Collected data -
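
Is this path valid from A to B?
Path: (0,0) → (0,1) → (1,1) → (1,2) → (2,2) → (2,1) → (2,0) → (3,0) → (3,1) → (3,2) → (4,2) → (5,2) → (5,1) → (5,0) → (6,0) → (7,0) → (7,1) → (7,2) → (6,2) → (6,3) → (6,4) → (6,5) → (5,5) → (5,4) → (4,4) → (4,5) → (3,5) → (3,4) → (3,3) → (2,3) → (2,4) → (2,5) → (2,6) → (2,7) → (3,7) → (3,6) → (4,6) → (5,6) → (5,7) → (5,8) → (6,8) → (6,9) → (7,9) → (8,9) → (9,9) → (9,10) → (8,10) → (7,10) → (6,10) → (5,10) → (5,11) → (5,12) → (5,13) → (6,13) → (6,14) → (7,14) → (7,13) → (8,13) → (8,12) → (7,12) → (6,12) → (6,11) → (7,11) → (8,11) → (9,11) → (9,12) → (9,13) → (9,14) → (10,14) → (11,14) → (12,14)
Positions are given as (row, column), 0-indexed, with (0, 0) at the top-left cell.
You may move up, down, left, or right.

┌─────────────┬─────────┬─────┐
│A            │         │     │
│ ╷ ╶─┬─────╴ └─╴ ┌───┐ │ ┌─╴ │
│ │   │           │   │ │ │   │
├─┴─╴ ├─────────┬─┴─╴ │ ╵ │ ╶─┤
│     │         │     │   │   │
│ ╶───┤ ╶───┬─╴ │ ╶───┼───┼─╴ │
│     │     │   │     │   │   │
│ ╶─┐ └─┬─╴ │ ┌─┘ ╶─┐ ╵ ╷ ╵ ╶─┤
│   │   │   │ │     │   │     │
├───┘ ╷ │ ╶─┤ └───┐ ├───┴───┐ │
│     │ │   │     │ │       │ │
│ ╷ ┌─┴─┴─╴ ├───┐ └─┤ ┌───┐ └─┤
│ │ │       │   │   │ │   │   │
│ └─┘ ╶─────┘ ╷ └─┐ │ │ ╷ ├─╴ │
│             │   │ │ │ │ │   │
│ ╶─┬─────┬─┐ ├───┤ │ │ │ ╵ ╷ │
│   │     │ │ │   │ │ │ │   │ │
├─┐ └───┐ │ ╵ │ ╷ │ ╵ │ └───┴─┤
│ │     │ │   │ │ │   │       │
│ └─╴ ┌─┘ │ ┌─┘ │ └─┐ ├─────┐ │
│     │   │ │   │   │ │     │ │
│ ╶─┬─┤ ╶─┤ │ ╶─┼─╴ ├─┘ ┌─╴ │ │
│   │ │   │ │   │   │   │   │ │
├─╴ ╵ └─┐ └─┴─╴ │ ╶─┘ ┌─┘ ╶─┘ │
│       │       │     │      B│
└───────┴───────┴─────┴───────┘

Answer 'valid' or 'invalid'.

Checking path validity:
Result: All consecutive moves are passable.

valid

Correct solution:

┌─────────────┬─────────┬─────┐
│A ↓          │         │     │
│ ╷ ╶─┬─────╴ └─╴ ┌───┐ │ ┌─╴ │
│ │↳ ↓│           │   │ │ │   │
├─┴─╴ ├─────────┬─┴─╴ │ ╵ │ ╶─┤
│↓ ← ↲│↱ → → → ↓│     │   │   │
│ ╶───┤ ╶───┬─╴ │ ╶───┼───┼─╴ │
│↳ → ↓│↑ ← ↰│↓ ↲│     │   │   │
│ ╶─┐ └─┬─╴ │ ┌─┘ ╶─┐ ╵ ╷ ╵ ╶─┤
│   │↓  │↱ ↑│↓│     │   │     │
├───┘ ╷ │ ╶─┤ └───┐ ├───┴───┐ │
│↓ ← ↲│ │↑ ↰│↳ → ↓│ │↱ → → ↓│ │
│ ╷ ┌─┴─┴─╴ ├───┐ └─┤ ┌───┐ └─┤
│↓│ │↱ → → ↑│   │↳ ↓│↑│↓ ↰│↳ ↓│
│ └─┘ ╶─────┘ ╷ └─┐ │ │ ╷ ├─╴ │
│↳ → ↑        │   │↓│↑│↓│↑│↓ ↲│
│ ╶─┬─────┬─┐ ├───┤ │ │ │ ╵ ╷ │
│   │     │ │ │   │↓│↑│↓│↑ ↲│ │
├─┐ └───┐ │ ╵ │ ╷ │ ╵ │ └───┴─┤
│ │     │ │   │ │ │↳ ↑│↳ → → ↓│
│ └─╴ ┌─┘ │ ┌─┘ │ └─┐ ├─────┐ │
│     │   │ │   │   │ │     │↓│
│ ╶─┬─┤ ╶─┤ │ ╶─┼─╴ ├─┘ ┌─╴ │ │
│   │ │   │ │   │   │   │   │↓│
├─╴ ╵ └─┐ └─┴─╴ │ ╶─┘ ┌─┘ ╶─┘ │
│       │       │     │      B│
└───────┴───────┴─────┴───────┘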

* * *

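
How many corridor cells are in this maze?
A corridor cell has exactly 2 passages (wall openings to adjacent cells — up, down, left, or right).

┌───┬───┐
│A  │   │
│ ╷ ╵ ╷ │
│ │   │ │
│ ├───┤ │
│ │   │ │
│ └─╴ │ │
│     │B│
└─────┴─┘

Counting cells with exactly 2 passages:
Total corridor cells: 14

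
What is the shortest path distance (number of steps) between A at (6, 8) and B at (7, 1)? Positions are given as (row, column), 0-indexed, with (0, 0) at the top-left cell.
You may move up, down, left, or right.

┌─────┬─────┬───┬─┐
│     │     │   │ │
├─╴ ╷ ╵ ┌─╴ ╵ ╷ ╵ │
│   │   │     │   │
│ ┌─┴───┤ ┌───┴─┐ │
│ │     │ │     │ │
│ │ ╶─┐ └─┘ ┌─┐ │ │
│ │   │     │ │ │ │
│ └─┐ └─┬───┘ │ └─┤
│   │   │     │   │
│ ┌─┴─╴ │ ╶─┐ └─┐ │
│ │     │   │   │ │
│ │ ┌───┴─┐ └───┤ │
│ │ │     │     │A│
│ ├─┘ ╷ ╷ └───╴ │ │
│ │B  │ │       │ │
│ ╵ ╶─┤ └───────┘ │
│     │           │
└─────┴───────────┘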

TASK STATEMENT - Across the entries above, find the lines with the string "left" and copy them.

COMPLETED EXERCISE -
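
Positions are given as (row, column), 0-indexed, with (0, 0) at the top-left cell.
You may move up, down, left, or right.
A corridor cell has exactly 2 passages (wall openings to adjacent cells — up, down, left, or right).
What is the shortest path distance (number of steps) between A at (6, 8) and B at (7, 1)? Positions are given as (row, column), 0-indexed, with (0, 0) at the top-left cell.
You may move up, down, left, or right.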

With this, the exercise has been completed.